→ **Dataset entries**
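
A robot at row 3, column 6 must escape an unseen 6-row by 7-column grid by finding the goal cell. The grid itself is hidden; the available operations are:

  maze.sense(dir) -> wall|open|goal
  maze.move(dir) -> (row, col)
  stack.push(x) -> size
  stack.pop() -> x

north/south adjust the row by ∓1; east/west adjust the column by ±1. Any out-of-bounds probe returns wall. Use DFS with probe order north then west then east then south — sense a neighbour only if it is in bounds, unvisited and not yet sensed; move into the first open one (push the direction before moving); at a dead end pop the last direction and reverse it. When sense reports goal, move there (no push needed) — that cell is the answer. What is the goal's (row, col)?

% 1. maze.sense(dir='north') ~> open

% 2. stack.push(x='north') ~> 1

% 3. maze.move(dir='north') ~> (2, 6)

% 4. maze.sense(dir='north') ~> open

% 5. stack.push(x='north') ~> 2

% 6. maze.move(dir='north') ~> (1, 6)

% 7. maze.sense(dir='north') ~> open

% 8. stack.push(x='north') ~> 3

% 9. maze.move(dir='north') ~> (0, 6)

% 10. maze.sense(dir='west') ~> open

% 11. stack.push(x='west') ~> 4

% 12. maze.move(dir='west') ~> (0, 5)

% 13. maze.sense(dir='west') ~> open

% 14. stack.push(x='west') ~> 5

% 15. maze.move(dir='west') ~> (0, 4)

% 16. maze.sense(dir='west') ~> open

% 17. stack.push(x='west') ~> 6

% 18. maze.move(dir='west') ~> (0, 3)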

→ **What you should do**
Please print exactly the lines from the one containing "north/south adjust the" through the last line of the records, both included, and nothing else.

→ **Task result**
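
north/south adjust the row by ∓1; east/west adjust the column by ±1. Any out-of-bounds probe returns wall. Use DFS with probe order north then west then east then south — sense a neighbour only if it is in bounds, unvisited and not yet sensed; move into the first open one (push the direction before moving); at a dead end pop the last direction and reverse it. When sense reports goal, move there (no push needed) — that cell is the answer. What is the goal's (row, col)?

% 1. maze.sense(dir='north') ~> open

% 2. stack.push(x='north') ~> 1

% 3. maze.move(dir='north') ~> (2, 6)

% 4. maze.sense(dir='north') ~> open

% 5. stack.push(x='north') ~> 2

% 6. maze.move(dir='north') ~> (1, 6)

% 7. maze.sense(dir='north') ~> open

% 8. stack.push(x='north') ~> 3

% 9. maze.move(dir='north') ~> (0, 6)

% 10. maze.sense(dir='west') ~> open

% 11. stack.push(x='west') ~> 4

% 12. maze.move(dir='west') ~> (0, 5)

% 13. maze.sense(dir='west') ~> open

% 14. stack.push(x='west') ~> 5

% 15. maze.move(dir='west') ~> (0, 4)

% 16. maze.sense(dir='west') ~> open

% 17. stack.push(x='west') ~> 6

% 18. maze.move(dir='west') ~> (0, 3)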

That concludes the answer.